- **SOURCE MATERIAL**
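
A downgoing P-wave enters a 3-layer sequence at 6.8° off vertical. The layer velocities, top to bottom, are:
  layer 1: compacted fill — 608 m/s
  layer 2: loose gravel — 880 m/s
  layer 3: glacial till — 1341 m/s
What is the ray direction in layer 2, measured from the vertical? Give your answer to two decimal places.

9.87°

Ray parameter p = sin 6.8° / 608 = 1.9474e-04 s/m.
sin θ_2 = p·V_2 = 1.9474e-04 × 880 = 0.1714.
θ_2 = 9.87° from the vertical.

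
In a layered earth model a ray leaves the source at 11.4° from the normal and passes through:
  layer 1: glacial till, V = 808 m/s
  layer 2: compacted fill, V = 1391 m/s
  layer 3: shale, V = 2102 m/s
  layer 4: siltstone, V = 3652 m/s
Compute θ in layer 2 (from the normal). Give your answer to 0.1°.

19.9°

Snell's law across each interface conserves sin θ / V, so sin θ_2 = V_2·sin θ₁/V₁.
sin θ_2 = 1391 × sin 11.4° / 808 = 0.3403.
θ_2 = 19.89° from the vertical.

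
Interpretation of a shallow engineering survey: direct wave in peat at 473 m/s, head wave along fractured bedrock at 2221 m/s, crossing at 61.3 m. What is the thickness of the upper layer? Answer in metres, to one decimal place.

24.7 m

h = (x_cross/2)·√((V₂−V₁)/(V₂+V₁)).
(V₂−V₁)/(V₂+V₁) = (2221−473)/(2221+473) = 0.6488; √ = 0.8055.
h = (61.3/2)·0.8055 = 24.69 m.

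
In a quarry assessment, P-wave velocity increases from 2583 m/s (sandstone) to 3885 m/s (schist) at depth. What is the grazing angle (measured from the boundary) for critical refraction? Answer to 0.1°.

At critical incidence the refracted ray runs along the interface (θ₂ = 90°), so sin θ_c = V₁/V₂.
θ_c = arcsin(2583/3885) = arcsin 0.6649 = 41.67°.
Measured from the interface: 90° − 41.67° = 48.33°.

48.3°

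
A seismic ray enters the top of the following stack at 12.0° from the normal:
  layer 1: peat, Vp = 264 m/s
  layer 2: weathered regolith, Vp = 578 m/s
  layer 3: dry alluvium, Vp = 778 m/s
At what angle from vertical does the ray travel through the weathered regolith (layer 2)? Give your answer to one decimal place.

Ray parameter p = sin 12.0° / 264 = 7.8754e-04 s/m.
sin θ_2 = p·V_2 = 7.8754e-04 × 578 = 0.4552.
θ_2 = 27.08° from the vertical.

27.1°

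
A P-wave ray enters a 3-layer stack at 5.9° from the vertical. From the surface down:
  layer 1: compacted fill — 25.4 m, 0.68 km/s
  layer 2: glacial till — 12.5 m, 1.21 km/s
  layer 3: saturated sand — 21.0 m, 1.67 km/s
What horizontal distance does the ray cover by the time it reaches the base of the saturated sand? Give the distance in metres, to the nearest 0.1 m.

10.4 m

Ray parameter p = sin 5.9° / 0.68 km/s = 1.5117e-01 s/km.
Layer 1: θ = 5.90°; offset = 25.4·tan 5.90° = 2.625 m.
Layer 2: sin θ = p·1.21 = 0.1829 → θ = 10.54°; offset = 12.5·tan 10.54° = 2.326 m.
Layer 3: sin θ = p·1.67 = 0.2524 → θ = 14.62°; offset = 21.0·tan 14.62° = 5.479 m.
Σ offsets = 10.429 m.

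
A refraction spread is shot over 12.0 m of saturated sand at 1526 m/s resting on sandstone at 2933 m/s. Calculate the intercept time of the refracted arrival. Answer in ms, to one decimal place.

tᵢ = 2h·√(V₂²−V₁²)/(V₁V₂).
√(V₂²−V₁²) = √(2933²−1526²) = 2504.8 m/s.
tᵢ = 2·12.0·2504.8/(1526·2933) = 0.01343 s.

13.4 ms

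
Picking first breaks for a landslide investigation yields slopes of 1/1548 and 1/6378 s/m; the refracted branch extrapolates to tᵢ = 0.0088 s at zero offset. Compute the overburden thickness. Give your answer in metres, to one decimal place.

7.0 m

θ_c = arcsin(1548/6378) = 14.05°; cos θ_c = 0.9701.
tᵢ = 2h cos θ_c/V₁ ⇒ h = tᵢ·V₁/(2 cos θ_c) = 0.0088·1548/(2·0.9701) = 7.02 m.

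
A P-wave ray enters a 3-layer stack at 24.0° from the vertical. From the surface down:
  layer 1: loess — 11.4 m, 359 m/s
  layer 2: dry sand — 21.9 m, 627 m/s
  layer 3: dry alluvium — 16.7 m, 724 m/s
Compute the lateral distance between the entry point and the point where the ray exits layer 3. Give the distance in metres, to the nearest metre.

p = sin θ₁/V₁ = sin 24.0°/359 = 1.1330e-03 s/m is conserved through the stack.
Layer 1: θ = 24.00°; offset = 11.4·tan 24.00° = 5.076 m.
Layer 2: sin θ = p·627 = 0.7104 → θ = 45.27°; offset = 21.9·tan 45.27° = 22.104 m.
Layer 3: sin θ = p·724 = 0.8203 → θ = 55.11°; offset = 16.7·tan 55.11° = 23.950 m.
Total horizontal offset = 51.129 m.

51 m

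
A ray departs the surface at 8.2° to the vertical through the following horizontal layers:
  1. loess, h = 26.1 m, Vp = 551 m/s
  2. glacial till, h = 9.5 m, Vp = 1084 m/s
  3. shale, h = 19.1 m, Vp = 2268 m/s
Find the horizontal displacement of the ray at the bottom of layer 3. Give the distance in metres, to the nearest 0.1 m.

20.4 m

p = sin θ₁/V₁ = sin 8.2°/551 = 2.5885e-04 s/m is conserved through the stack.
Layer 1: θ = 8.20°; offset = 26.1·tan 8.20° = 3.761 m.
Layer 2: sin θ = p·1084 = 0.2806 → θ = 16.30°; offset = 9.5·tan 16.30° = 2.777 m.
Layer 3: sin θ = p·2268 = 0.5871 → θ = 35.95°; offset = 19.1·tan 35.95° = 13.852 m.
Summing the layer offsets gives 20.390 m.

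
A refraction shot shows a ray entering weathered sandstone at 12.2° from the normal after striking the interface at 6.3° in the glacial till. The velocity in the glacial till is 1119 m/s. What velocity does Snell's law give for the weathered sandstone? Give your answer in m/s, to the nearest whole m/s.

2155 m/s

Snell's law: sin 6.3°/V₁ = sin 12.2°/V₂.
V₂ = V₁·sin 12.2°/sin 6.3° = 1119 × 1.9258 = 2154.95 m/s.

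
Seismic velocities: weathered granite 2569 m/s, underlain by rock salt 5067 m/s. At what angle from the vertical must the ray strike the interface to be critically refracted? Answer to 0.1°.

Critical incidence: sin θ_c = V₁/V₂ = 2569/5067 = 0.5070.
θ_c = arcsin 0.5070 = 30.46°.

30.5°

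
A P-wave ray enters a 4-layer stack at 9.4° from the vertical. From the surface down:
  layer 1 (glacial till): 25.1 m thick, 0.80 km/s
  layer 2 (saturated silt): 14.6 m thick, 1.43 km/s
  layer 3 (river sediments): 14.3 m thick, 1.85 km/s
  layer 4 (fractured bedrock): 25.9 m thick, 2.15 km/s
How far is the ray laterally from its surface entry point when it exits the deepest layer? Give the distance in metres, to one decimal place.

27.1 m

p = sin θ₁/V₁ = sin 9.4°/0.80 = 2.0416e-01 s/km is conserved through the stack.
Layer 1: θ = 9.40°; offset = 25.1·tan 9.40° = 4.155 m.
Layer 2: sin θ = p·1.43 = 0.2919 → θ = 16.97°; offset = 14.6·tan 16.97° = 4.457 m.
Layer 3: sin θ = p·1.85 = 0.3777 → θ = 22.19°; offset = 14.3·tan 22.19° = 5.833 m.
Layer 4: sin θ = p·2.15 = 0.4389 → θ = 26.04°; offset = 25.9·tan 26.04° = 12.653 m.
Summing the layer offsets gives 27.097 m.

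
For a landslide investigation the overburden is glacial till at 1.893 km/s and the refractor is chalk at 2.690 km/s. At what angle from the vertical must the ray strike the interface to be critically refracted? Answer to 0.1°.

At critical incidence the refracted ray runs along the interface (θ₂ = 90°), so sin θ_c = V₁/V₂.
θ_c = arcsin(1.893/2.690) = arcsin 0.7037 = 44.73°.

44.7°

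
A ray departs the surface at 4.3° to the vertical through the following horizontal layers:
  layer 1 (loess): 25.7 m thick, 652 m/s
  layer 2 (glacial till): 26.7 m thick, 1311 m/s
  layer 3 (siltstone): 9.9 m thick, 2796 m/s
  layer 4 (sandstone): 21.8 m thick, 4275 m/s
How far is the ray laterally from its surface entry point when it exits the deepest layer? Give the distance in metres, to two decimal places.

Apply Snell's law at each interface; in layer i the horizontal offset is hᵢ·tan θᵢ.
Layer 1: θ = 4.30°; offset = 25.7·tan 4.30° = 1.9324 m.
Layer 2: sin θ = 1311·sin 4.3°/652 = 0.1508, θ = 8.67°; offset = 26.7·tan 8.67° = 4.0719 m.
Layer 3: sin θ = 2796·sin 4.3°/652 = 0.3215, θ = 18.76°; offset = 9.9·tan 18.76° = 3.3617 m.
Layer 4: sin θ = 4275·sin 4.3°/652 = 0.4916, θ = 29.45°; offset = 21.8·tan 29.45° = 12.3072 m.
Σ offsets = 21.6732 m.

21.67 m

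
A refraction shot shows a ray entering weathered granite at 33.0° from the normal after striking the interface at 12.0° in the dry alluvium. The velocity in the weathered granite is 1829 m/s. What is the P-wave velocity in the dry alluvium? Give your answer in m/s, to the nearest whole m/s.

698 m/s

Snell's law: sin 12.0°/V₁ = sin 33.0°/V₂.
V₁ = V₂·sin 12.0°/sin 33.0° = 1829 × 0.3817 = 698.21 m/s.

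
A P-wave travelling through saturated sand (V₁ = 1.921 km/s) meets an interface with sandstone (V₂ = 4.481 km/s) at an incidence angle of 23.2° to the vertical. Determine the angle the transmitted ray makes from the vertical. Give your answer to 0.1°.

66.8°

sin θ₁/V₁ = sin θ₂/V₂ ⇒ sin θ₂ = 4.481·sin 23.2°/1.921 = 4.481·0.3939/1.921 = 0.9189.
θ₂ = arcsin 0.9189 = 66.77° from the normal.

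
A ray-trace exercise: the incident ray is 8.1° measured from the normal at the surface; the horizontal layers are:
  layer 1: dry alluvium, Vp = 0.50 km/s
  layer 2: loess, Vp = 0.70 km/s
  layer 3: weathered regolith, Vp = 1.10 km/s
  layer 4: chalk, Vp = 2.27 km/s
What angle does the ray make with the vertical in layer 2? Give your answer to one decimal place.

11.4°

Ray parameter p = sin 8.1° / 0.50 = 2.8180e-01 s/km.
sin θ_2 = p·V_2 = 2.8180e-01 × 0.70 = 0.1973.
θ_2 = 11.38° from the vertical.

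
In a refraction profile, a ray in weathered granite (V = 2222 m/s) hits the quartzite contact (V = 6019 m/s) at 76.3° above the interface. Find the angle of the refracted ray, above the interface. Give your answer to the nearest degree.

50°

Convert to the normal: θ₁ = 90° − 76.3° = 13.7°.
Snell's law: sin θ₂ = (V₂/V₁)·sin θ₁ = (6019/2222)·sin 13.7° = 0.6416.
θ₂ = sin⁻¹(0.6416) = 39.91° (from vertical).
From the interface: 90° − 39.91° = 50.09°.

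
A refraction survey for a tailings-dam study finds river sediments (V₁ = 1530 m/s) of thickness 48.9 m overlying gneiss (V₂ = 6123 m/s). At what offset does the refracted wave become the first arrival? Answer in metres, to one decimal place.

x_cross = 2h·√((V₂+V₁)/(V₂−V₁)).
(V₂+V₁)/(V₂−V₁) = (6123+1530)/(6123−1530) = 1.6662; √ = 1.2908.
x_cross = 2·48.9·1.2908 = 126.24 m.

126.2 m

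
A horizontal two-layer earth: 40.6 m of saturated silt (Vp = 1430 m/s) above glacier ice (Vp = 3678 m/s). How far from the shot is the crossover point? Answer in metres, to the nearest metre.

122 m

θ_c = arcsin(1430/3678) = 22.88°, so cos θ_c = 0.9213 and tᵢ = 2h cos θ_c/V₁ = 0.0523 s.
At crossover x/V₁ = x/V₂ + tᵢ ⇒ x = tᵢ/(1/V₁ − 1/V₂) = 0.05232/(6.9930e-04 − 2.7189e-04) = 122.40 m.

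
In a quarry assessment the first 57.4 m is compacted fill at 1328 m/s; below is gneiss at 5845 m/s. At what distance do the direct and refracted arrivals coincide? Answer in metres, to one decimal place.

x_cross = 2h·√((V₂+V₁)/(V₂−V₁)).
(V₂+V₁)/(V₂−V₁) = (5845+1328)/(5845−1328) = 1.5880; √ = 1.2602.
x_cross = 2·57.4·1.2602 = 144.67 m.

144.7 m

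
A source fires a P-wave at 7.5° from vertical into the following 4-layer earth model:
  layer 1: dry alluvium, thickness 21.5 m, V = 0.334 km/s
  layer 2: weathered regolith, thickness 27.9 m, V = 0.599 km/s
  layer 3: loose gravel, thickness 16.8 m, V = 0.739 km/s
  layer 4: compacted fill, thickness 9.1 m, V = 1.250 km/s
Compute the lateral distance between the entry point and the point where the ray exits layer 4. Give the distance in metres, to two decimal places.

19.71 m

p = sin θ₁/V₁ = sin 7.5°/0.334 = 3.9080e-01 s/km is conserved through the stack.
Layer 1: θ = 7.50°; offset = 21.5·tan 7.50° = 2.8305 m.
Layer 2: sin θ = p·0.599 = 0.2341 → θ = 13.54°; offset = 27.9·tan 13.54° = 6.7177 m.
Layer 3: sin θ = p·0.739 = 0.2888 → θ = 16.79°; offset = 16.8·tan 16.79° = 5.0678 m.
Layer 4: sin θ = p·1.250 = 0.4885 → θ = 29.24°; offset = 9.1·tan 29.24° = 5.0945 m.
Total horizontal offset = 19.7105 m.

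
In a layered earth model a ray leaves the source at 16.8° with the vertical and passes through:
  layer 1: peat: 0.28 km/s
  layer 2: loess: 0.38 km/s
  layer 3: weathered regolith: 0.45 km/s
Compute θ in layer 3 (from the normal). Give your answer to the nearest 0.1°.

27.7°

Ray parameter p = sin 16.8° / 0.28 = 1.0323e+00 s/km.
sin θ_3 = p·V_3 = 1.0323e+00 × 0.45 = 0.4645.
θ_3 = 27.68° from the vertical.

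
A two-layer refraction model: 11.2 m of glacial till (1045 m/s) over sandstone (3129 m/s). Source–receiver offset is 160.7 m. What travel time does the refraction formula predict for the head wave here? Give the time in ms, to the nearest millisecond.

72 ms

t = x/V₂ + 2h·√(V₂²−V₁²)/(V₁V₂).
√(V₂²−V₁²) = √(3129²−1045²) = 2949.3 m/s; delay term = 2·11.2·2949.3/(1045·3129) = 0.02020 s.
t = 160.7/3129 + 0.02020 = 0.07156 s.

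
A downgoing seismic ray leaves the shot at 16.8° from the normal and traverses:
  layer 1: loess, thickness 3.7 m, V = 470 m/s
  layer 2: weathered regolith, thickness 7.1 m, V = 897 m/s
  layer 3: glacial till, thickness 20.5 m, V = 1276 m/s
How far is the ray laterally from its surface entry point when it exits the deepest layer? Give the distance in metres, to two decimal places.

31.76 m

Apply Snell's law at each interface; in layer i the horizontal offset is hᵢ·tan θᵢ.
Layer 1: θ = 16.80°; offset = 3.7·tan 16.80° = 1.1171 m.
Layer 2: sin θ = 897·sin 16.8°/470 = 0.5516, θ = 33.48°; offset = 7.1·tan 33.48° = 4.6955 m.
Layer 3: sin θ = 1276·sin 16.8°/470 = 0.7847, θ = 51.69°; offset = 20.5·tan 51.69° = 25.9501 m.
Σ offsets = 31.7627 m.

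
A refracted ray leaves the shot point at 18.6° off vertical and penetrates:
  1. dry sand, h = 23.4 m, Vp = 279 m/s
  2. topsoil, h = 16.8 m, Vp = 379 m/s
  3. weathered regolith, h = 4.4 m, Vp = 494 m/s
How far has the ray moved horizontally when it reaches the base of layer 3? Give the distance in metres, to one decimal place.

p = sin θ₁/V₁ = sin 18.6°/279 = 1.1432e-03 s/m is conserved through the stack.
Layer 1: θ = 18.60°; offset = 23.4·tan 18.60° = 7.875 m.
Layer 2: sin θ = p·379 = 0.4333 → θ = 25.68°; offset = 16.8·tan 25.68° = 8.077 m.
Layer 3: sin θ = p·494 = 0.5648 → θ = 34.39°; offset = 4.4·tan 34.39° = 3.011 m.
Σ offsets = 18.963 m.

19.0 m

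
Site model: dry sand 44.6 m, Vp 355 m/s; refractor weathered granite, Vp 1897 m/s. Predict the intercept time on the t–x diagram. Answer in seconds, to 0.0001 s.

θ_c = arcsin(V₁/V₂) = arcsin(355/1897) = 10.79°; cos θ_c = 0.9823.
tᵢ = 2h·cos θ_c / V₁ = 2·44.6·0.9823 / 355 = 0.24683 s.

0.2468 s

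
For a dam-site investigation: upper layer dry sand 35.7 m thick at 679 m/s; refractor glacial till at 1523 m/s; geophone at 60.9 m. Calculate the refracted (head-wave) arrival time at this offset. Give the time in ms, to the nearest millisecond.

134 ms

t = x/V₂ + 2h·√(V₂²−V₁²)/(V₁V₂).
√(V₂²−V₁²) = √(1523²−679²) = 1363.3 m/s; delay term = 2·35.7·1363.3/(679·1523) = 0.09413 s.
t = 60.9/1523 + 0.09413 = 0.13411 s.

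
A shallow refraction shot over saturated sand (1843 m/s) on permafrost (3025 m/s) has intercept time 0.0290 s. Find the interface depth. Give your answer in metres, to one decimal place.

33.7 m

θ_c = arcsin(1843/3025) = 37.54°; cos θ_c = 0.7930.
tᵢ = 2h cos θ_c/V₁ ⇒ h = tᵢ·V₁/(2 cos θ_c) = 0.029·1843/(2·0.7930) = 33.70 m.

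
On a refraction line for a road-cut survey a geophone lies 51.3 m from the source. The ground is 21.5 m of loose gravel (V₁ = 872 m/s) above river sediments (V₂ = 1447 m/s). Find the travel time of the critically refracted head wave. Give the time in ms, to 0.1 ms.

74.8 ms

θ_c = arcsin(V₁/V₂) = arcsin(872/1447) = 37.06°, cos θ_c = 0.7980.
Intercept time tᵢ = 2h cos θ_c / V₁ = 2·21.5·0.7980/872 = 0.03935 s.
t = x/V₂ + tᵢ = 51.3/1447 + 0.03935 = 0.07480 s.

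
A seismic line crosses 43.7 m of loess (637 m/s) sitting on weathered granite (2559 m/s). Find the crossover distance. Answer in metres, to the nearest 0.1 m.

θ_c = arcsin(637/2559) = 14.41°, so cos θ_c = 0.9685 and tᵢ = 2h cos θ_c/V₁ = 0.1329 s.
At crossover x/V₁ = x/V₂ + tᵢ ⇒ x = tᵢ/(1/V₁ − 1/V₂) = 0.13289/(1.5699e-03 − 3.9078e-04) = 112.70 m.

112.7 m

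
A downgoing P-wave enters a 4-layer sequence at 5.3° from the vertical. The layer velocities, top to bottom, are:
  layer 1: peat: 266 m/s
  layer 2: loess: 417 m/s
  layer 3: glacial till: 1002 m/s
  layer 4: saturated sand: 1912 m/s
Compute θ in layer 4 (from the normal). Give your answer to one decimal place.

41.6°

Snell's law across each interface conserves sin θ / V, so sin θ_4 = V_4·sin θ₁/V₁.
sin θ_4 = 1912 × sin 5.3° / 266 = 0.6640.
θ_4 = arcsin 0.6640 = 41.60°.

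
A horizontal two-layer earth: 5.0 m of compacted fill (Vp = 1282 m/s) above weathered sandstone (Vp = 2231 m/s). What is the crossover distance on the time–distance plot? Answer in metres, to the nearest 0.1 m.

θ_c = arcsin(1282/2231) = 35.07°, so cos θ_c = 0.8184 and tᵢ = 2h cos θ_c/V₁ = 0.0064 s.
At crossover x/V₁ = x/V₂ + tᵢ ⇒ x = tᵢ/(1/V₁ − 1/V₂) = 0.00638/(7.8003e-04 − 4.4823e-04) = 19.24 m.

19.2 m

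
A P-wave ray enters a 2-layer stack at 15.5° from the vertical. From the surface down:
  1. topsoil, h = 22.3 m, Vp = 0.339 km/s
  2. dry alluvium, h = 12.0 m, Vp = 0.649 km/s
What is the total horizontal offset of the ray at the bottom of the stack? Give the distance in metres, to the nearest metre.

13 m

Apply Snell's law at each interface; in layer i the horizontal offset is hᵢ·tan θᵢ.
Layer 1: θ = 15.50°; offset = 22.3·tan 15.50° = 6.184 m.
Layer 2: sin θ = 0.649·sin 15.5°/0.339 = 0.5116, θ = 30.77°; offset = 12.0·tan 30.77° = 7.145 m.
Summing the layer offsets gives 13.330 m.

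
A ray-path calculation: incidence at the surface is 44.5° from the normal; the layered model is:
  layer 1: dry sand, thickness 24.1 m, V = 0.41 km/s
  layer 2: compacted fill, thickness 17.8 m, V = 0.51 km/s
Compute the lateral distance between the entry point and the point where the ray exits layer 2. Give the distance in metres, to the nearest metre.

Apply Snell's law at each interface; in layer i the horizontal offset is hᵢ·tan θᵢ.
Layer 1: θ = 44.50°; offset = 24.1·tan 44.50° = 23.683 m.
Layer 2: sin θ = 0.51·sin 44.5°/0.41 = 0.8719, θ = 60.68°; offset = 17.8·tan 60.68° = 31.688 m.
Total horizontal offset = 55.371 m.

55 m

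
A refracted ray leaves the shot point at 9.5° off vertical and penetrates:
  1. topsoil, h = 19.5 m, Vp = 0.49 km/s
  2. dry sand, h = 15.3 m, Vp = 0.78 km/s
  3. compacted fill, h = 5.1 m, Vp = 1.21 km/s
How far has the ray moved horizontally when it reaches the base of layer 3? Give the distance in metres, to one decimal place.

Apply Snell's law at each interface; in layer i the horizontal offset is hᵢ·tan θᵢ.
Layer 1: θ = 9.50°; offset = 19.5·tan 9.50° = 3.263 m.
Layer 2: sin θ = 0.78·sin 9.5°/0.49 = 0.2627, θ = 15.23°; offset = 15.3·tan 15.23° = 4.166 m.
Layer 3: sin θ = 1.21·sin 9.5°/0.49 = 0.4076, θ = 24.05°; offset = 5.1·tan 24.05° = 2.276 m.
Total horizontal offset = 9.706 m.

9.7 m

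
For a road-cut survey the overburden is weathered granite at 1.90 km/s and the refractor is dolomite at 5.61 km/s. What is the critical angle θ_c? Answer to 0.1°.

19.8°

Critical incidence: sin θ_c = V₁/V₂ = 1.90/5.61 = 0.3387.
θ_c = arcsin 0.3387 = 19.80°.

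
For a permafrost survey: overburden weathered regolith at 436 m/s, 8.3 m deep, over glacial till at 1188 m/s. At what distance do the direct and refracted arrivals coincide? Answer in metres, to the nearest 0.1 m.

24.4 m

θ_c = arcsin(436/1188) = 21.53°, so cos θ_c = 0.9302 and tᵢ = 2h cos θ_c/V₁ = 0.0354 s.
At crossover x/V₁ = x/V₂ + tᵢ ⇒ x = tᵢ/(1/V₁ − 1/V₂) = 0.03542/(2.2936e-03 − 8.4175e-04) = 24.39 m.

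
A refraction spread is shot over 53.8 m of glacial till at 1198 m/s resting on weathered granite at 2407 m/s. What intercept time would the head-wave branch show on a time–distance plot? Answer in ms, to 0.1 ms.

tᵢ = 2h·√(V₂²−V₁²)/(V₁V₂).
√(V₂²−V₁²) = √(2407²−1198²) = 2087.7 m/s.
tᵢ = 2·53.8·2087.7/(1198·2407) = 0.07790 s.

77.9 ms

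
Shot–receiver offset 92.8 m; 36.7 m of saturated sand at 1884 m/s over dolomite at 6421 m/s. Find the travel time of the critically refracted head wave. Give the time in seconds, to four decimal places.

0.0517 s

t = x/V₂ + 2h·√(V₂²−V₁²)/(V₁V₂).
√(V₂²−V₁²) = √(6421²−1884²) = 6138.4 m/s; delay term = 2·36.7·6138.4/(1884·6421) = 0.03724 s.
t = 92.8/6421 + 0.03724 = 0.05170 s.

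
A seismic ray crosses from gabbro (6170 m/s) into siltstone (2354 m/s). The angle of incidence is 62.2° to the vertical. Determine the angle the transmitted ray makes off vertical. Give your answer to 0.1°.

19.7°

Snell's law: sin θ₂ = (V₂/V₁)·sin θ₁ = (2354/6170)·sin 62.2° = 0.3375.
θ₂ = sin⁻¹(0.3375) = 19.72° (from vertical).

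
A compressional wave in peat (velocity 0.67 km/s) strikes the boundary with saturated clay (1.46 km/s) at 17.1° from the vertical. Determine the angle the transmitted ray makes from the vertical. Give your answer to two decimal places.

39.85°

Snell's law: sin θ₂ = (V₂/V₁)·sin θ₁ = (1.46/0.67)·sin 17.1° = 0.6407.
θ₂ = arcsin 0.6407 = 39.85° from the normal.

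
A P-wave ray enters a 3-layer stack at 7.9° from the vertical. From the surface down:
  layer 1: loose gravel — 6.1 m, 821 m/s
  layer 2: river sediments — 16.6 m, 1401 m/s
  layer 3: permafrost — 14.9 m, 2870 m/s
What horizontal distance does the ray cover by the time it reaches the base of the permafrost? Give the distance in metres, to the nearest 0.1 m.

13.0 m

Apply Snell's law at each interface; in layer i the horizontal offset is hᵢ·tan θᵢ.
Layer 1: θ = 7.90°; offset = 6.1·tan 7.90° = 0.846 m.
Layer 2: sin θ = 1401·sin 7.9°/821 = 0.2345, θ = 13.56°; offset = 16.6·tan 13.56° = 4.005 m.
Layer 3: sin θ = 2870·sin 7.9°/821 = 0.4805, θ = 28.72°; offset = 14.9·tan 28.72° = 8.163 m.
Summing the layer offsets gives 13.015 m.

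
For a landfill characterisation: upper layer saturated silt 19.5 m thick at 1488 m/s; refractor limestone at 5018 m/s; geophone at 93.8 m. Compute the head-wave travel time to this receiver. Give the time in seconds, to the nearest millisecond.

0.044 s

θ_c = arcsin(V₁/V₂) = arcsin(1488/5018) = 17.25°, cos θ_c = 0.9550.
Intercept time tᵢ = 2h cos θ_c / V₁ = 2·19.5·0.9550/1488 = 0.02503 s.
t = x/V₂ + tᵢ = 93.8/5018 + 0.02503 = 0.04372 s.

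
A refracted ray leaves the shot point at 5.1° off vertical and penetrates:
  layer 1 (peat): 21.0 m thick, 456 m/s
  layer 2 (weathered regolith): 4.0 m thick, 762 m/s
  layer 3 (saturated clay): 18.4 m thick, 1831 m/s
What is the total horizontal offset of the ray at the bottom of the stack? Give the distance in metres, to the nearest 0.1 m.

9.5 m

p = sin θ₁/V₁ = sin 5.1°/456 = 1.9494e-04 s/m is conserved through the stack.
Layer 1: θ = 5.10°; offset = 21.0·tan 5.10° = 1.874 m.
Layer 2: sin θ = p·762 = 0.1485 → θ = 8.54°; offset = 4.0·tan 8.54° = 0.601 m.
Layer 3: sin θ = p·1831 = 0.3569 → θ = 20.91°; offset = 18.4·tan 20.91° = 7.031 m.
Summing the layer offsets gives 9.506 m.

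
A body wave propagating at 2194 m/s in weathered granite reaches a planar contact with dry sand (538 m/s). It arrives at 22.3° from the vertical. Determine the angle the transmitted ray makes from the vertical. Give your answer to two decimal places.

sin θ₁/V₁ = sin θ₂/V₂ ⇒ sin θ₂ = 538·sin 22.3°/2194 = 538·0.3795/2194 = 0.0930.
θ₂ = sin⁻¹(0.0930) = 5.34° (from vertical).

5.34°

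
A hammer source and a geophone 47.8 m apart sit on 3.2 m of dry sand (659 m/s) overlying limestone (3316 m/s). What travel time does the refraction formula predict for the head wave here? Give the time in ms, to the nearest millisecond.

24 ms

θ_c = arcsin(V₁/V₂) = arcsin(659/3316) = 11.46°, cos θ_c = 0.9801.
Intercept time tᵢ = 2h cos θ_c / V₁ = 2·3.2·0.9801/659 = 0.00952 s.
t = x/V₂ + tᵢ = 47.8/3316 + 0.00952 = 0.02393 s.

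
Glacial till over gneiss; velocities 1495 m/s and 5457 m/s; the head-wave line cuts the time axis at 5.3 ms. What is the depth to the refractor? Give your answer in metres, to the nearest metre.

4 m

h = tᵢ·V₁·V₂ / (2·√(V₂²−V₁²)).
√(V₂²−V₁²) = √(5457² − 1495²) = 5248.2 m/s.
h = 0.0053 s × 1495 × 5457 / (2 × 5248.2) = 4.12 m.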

- **TASK DIRECTIONS**
For the string "penetrates", go through the entries above and copy each line where it occurs.

- **ANSWER FOR THE TASK**
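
A refracted ray leaves the shot point at 18.6° off vertical and penetrates:
A refracted ray leaves the shot point at 9.5° off vertical and penetrates:
A refracted ray leaves the shot point at 5.1° off vertical and penetrates: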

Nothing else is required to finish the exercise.